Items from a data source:
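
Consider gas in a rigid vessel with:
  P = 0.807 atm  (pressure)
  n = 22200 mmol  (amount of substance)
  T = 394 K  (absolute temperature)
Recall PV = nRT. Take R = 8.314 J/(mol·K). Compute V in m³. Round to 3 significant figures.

Rearranging: V = nRT/P.
P = 0.807 atm = 81769 Pa; n = 22200 mmol = 22.20 mol; T = 394 K; R = 8.314 J/(mol·K).
V = 0.8893 m³

0.889 m³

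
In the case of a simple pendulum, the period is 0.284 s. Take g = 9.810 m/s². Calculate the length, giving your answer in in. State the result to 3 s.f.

0.789 in

Rearranging T = 2π√(L/g) for L: L = g·(T/2π)².
T = 0.284 s; g = 9.810 m/s².
L = 0.02004 m
0.02004 m × (1 in / 0.02540 m) = 0.7891 in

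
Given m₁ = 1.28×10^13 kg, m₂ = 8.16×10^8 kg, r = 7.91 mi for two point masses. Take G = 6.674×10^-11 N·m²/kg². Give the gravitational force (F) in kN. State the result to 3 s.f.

From Newton's law of gravitation: F = Gm₁m₂/r².
m₁ = 1.28×10^13 kg; m₂ = 8.16×10^8 kg; r = 7.91 mi = 12730 m; G = 6.674×10^-11 N·m²/kg².
F = 4302 N
4302 N × (1 kN / 1000 N) = 4.302 kN

4.30 kN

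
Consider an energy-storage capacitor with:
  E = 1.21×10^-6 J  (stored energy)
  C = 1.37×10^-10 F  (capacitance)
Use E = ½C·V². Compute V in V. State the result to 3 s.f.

133 V

Rearranging E = ½C·V² for V: V = √(2E/C).
E = 1.21×10^-6 J; C = 1.37×10^-10 F.
V = 132.9 V  (the unit combination reduces to kg·m²/(A·s³) = V)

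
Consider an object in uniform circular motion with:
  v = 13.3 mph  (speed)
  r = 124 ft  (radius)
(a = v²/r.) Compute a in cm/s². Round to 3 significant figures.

93.5 cm/s²

a is given directly by: a = v²/r.
v = 13.3 mph = 5.946 m/s; r = 124 ft = 37.80 m.
a = 0.9353 m/s²
0.9353 m/s² × (1 cm/s² / 0.01000 m/s²) = 93.53 cm/s²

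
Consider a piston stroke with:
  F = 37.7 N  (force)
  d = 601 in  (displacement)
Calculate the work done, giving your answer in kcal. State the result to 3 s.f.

0.138 kcal

Directly: W = F·d.
F = 37.7 N; d = 601 in = 15.27 m.
W = 575.5 J
575.5 J × (1 kcal / 4184 J) = 0.1375 kcal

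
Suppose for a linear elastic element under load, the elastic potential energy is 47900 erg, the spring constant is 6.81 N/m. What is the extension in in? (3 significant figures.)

Rearranging U = ½k·x² for x: x = √(2U/k).
U = 47900 erg = 0.004790 J; k = 6.81 N/m.
x = 0.03751 m
0.03751 m × (1 in / 0.02540 m) = 1.477 in

1.48 in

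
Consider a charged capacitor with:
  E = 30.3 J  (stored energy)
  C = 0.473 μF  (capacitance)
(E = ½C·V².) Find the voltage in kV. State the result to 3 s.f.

Solving E = ½C·V² for V: V = √(2E/C).
E = 30.3 J; C = 0.473 μF = 4.730×10^-7 F.
V = 11319 V  (the unit combination reduces to kg·m²/(A·s³) = V)
11319 V × (1 kV / 1000 V) = 11.32 kV

11.3 kV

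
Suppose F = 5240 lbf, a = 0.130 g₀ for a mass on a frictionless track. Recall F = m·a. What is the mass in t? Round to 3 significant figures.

From Newton's second law: m = F/a.
F = 5240 lbf = 23309 N; a = 0.130 g₀ = 1.275 m/s².
m = 18283 kg
18283 kg × (1 t / 1000 kg) = 18.28 t

18.3 t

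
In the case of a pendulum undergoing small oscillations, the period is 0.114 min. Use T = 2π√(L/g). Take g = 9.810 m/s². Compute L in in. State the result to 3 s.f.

458 in

Solving T = 2π√(L/g) for L: L = g·(T/2π)².
T = 0.114 min = 6.840 s; g = 9.810 m/s².
L = 11.63 m
11.63 m × (1 in / 0.02540 m) = 457.7 in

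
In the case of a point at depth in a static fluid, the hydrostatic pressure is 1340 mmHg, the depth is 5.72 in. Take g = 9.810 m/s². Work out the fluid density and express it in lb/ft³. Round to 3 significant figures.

Rearranging P = ρ·g·h for ρ: ρ = P/(g·h).
P = 1340 mmHg = 1.787×10^5 Pa; h = 5.72 in = 0.1453 m; g = 9.810 m/s².
ρ = 1.253×10^5 kg/m³
1.253×10^5 kg/m³ × (1 lb/ft³ / 16.02 kg/m³) = 7825 lb/ft³

7830 lb/ft³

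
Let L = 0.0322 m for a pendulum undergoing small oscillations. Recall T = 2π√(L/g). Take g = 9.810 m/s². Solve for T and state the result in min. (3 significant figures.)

0.00600 min

Directly: T = 2π√(L/g).
L = 0.0322 m; g = 9.810 m/s².
T = 0.3600 s
0.3600 s × (1 min / 60.00 s) = 0.006000 min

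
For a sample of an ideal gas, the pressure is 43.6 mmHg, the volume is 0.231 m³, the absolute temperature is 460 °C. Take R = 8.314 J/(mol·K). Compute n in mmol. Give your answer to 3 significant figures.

Solving PV = nRT for n: n = PV/(RT).
P = 43.6 mmHg = 5813 Pa; V = 0.231 m³; T = 460 °C = 733.1 K; R = 8.314 J/(mol·K).
n = 0.2203 mol
0.2203 mol × (1 mmol / 0.001000 mol) = 220.3 mmol

220 mmol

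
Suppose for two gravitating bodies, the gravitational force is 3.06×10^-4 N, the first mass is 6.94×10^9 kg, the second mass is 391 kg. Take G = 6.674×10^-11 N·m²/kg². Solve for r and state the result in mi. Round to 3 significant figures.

0.478 mi

From Newton's law of gravitation: r = √(G·m₁m₂/F).
F = 3.06×10^-4 N; m₁ = 6.94×10^9 kg; m₂ = 391 kg; G = 6.674×10^-11 N·m²/kg².
r = 769.3 m
769.3 m × (1 mi / 1609 m) = 0.4780 mi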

#### What to produce:
Report every line of the data in which "capacitor" appears.

#### Response to the exercise:
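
Consider an energy-storage capacitor with:
Consider a charged capacitor with: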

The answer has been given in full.